#### Exercise objective
Your task is to copy the lines of the data below from the line holding "X_2 := 8 if X_1 >= 0 else 0" through the line holding "A population of 8", inclusive, exactly and with nothing added.

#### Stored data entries

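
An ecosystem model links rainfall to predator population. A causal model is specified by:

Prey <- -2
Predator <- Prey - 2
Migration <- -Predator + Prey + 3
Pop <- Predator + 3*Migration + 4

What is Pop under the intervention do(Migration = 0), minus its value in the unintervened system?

-15

The intervention breaks the incoming arrows to Migration: Migration <- -Predator + Prey + 3 no longer applies, and Migration = 0.
Predator = Prey - 2  [with Prey=-2]  = -4
Pop = Predator + 3*Migration + 4  [with Predator=-4, Migration=0]  = 0
Without intervention: Predator = Prey - 2  [with Prey=-2]  = -4; Migration = -Predator + Prey + 3  [with Predator=-4, Prey=-2]  = 5; Pop = Predator + 3*Migration + 4  [with Predator=-4, Migration=5]  = 15.
Change = 0 − 15 = -15.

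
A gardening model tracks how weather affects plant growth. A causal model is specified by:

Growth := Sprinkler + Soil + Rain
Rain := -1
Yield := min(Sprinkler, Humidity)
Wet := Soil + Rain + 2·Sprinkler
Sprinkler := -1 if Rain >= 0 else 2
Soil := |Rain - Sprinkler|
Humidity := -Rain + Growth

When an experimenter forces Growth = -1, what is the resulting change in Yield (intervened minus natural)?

Under do(Growth=-1), the mechanism Growth := Sprinkler + Soil + Rain is discarded; Growth is fixed at -1.
Sprinkler = -1 if Rain >= 0 else 2  [with Rain=-1]  = 2
Humidity = -Rain + Growth  [with Rain=-1, Growth=-1]  = 0
Yield = min(Sprinkler, Humidity)  [with Sprinkler=2, Humidity=0]  = 0
Without intervention: Sprinkler = -1 if Rain >= 0 else 2  [with Rain=-1]  = 2; Soil = |Rain - Sprinkler|  [with Rain=-1, Sprinkler=2]  = 3; Growth = Sprinkler + Soil + Rain  [with Sprinkler=2, Soil=3, Rain=-1]  = 4; Humidity = -Rain + Growth  [with Rain=-1, Growth=4]  = 5; Yield = min(Sprinkler, Humidity)  [with Sprinkler=2, Humidity=5]  = 2.
Change = 0 − 2 = -2.

-2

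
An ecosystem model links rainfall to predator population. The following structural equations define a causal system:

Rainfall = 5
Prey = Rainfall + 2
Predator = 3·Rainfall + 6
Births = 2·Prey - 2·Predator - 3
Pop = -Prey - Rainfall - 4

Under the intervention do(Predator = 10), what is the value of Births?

The intervention breaks the incoming arrows to Predator: Predator = 3·Rainfall + 6 no longer applies, and Predator = 10.
Prey = Rainfall + 2  [with Rainfall=5]  = 7
Births = 2·Prey - 2·Predator - 3  [with Prey=7, Predator=10]  = -9

-9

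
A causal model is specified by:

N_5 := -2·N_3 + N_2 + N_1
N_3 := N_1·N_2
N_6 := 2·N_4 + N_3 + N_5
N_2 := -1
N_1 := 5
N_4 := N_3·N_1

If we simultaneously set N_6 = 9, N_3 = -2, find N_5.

8

Under do(N_6 = 9, N_3 = -2), each intervened variable's structural equation is replaced by its fixed value.
N_5 = -2·N_3 + N_2 + N_1  [with N_3=-2, N_2=-1, N_1=5]  = 8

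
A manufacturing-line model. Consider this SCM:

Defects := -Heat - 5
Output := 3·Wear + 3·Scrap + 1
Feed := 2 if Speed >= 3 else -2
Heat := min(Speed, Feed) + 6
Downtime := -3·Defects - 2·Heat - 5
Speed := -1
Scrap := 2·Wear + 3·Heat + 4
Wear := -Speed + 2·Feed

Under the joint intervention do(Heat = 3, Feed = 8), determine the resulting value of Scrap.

Setting Heat = 3, Feed = 8 by intervention discards those variables' equations.
Wear = -Speed + 2·Feed  [with Speed=-1, Feed=8]  = 17
Scrap = 2·Wear + 3·Heat + 4  [with Wear=17, Heat=3]  = 47

47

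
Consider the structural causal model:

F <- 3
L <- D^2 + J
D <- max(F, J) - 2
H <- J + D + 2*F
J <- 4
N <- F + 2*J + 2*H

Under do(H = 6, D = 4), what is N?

23

The joint intervention fixes H = 6, D = 4, removing each variable's own equation.
N = F + 2*J + 2*H  [with F=3, J=4, H=6]  = 23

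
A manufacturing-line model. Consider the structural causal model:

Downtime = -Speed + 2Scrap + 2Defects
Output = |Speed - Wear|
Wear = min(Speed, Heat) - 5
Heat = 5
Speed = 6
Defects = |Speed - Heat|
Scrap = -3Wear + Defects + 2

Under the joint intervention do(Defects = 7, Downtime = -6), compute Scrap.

9

Setting Defects = 7, Downtime = -6 by intervention discards those variables' equations.
Wear = min(Speed, Heat) - 5  [with Speed=6, Heat=5]  = 0
Scrap = -3Wear + Defects + 2  [with Wear=0, Defects=7]  = 9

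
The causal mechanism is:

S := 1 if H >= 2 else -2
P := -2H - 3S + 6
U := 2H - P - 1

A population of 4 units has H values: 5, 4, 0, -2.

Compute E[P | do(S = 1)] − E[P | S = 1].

do(S=1) breaks S's dependence on H. With S=1 fixed, P across the units is -7, -5, 3, 7, mean -0.5.
Observing S=1 restricts to units where S's equation naturally yields 1: H ∈ {5, 4}. In that subpopulation P = -7, -5, mean -6.
Difference = -0.5 − (-6) = 5.5.

5.5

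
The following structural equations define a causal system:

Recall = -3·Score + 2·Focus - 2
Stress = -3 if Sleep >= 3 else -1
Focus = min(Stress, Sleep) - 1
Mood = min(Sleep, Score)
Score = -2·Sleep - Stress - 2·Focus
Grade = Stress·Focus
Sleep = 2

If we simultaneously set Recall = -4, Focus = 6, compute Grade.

Under do(Recall = -4, Focus = 6), each intervened variable's structural equation is replaced by its fixed value.
Stress = -3 if Sleep >= 3 else -1  [with Sleep=2]  = -1
Grade = Stress·Focus  [with Stress=-1, Focus=6]  = -6

-6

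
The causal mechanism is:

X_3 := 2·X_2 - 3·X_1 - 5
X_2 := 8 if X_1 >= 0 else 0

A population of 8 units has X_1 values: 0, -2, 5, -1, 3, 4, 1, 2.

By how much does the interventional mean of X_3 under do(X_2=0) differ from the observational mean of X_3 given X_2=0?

-9

The intervention sets X_2=0 in all 8 units regardless of X_1. Recomputing X_3 per unit gives -5, 1, -20, -2, -14, -17, -8, -11; average -9.5.
E[X_3|X_2=0] averages over only the 2 units with X_2=0 (X_1 = -2, -1): X_3 = 1, -2, mean -0.5.
Difference = -9.5 − (-0.5) = -9.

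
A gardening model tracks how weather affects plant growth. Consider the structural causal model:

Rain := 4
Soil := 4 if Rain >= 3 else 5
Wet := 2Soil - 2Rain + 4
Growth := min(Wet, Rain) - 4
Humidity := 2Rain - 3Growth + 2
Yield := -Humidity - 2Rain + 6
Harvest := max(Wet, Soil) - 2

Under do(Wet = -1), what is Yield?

-27

The intervention breaks the incoming arrows to Wet: Wet := 2Soil - 2Rain + 4 no longer applies, and Wet = -1.
Growth = min(Wet, Rain) - 4  [with Wet=-1, Rain=4]  = -5
Humidity = 2Rain - 3Growth + 2  [with Rain=4, Growth=-5]  = 25
Yield = -Humidity - 2Rain + 6  [with Humidity=25, Rain=4]  = -27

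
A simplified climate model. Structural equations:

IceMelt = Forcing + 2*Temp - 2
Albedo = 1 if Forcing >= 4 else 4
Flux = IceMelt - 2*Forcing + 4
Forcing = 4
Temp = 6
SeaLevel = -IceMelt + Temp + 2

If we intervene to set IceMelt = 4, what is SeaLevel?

do(IceMelt=4) replaces the equation IceMelt = Forcing + 2*Temp - 2 with the constant IceMelt = 4.
SeaLevel = -IceMelt + Temp + 2  [with IceMelt=4, Temp=6]  = 4

4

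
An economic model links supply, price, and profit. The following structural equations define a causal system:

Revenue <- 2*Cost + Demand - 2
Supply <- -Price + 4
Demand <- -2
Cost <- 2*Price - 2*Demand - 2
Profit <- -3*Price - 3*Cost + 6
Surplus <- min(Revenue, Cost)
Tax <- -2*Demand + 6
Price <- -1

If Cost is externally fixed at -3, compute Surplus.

-10

do(Cost=-3) replaces the equation Cost <- 2*Price - 2*Demand - 2 with the constant Cost = -3.
Revenue = 2*Cost + Demand - 2  [with Cost=-3, Demand=-2]  = -10
Surplus = min(Revenue, Cost)  [with Revenue=-10, Cost=-3]  = -10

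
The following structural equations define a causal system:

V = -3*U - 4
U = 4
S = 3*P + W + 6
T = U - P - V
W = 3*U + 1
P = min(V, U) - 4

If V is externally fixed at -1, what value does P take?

-5

Under do(V=-1), the mechanism V = -3*U - 4 is discarded; V is fixed at -1.
P = min(V, U) - 4  [with V=-1, U=4]  = -5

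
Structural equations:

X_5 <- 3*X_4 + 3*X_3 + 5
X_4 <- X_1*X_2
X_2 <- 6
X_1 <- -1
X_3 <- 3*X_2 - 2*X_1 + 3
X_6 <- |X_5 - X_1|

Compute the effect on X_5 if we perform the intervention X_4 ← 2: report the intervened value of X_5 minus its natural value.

Intervening sets X_4 = 2 and removes its equation (X_4 <- X_1*X_2).
X_3 = 3*X_2 - 2*X_1 + 3  [with X_2=6, X_1=-1]  = 23
X_5 = 3*X_4 + 3*X_3 + 5  [with X_4=2, X_3=23]  = 80
Without intervention: X_3 = 3*X_2 - 2*X_1 + 3  [with X_2=6, X_1=-1]  = 23; X_4 = X_1*X_2  [with X_1=-1, X_2=6]  = -6; X_5 = 3*X_4 + 3*X_3 + 5  [with X_4=-6, X_3=23]  = 56.
Change = 80 − 56 = 24.

24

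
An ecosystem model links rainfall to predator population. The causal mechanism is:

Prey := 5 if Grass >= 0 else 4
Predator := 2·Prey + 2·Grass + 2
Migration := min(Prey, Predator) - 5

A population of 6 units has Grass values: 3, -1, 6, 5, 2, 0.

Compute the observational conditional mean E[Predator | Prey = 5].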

#### Exercise solution
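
X_2 := 8 if X_1 >= 0 else 0

A population of 8 units has X_1 values: 0, -2, 5, -1, 3, 4, 1, 2.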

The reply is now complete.